§ **Task description**: Give back the full set of entries that follows, exactly as written.

[Provided records]

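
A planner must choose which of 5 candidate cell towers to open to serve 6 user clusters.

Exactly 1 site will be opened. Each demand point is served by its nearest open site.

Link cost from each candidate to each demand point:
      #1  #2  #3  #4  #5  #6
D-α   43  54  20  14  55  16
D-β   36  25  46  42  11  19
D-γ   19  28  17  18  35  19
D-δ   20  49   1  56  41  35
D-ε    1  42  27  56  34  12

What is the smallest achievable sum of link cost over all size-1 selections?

136

Open {D-γ}.
  #1→D-γ 19, #2→D-γ 28, #3→D-γ 17, #4→D-γ 18, #5→D-γ 35, #6→D-γ 19  ⇒ total 136.
Compare {D-ε}: total 172.
Compare {D-β}: total 179.
No size-1 selection does better; minimum is 136.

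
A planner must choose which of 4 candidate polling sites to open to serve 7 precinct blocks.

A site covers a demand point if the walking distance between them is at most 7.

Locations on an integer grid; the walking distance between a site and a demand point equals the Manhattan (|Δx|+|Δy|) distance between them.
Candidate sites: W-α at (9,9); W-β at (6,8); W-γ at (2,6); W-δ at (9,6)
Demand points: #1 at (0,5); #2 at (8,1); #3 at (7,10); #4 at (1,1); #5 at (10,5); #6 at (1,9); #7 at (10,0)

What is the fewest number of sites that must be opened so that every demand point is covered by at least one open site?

Coverage sets (demand points within 7 of each site):
  W-α: {#3, #5}
  W-β: {#3, #5, #6}
  W-γ: {#1, #4, #6}
  W-δ: {#2, #3, #5, #7}
No single site covers all 7 demand points.
But {W-γ, W-δ} covers everything, so the minimum is 2.

2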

[/Provided records]

§ **Result**:
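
A planner must choose which of 5 candidate cell towers to open to serve 6 user clusters.

Exactly 1 site will be opened. Each demand point is served by its nearest open site.

Link cost from each candidate to each demand point:
      #1  #2  #3  #4  #5  #6
D-α   43  54  20  14  55  16
D-β   36  25  46  42  11  19
D-γ   19  28  17  18  35  19
D-δ   20  49   1  56  41  35
D-ε    1  42  27  56  34  12

What is the smallest achievable sum of link cost over all size-1 selections?

136

Open {D-γ}.
  #1→D-γ 19, #2→D-γ 28, #3→D-γ 17, #4→D-γ 18, #5→D-γ 35, #6→D-γ 19  ⇒ total 136.
Compare {D-ε}: total 172.
Compare {D-β}: total 179.
No size-1 selection does better; minimum is 136.

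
A planner must choose which of 4 candidate polling sites to open to serve 7 precinct blocks.

A site covers a demand point if the walking distance between them is at most 7.

Locations on an integer grid; the walking distance between a site and a demand point equals the Manhattan (|Δx|+|Δy|) distance between them.
Candidate sites: W-α at (9,9); W-β at (6,8); W-γ at (2,6); W-δ at (9,6)
Demand points: #1 at (0,5); #2 at (8,1); #3 at (7,10); #4 at (1,1); #5 at (10,5); #6 at (1,9); #7 at (10,0)

What is the fewest number of sites that must be opened so that every demand point is covered by at least one open site?

Coverage sets (demand points within 7 of each site):
  W-α: {#3, #5}
  W-β: {#3, #5, #6}
  W-γ: {#1, #4, #6}
  W-δ: {#2, #3, #5, #7}
No single site covers all 7 demand points.
But {W-γ, W-δ} covers everything, so the minimum is 2.

2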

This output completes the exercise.